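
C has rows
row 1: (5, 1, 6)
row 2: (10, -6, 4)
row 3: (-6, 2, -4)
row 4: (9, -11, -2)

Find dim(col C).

2

Row reduce to echelon form.
R2 ← R2 − (2)·R1: [0, -8, -8]
R3 ← R3 + (6/5)·R1: [0, 16/5, 16/5]
R4 ← R4 − (9/5)·R1: [0, -64/5, -64/5]
R3 ← R3 + (2/5)·R2: [0, 0, 0]
R4 ← R4 − (8/5)·R2: [0, 0, 0]
Echelon form has 2 nonzero rows, so rank(C) = 2.
The column space has dimension equal to the rank: 2.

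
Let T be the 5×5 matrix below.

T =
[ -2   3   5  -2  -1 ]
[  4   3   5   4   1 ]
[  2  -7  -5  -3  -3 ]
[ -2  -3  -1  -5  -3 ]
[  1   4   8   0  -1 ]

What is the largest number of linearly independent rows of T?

Row reduce to echelon form.
R2 ← R2 + (2)·R1: [0, 9, 15, 0, -1]
R3 ← R3 + R1: [0, -4, 0, -5, -4]
R4 ← R4 − R1: [0, -6, -6, -3, -2]
R5 ← R5 + (1/2)·R1: [0, 11/2, 21/2, -1, -3/2]
R3 ← R3 + (4/9)·R2: [0, 0, 20/3, -5, -40/9]
R4 ← R4 + (2/3)·R2: [0, 0, 4, -3, -8/3]
R5 ← R5 − (11/18)·R2: [0, 0, 4/3, -1, -8/9]
R4 ← R4 − (3/5)·R3: [0, 0, 0, 0, 0]
R5 ← R5 − (1/5)·R3: [0, 0, 0, 0, 0]
Echelon form has 3 nonzero rows, so rank(T) = 3.
The rank gives the maximum number of linearly independent rows: 3.

3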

• Task requirements: Return the material above in full, word for word.

• Exercise solution:
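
C has rows
row 1: (5, 1, 6)
row 2: (10, -6, 4)
row 3: (-6, 2, -4)
row 4: (9, -11, -2)

Find dim(col C).

2

Row reduce to echelon form.
R2 ← R2 − (2)·R1: [0, -8, -8]
R3 ← R3 + (6/5)·R1: [0, 16/5, 16/5]
R4 ← R4 − (9/5)·R1: [0, -64/5, -64/5]
R3 ← R3 + (2/5)·R2: [0, 0, 0]
R4 ← R4 − (8/5)·R2: [0, 0, 0]
Echelon form has 2 nonzero rows, so rank(C) = 2.
The column space has dimension equal to the rank: 2.

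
Let T be the 5×5 matrix below.

T =
[ -2   3   5  -2  -1 ]
[  4   3   5   4   1 ]
[  2  -7  -5  -3  -3 ]
[ -2  -3  -1  -5  -3 ]
[  1   4   8   0  -1 ]

What is the largest number of linearly independent rows of T?

Row reduce to echelon form.
R2 ← R2 + (2)·R1: [0, 9, 15, 0, -1]
R3 ← R3 + R1: [0, -4, 0, -5, -4]
R4 ← R4 − R1: [0, -6, -6, -3, -2]
R5 ← R5 + (1/2)·R1: [0, 11/2, 21/2, -1, -3/2]
R3 ← R3 + (4/9)·R2: [0, 0, 20/3, -5, -40/9]
R4 ← R4 + (2/3)·R2: [0, 0, 4, -3, -8/3]
R5 ← R5 − (11/18)·R2: [0, 0, 4/3, -1, -8/9]
R4 ← R4 − (3/5)·R3: [0, 0, 0, 0, 0]
R5 ← R5 − (1/5)·R3: [0, 0, 0, 0, 0]
Echelon form has 3 nonzero rows, so rank(T) = 3.
The rank gives the maximum number of linearly independent rows: 3.

3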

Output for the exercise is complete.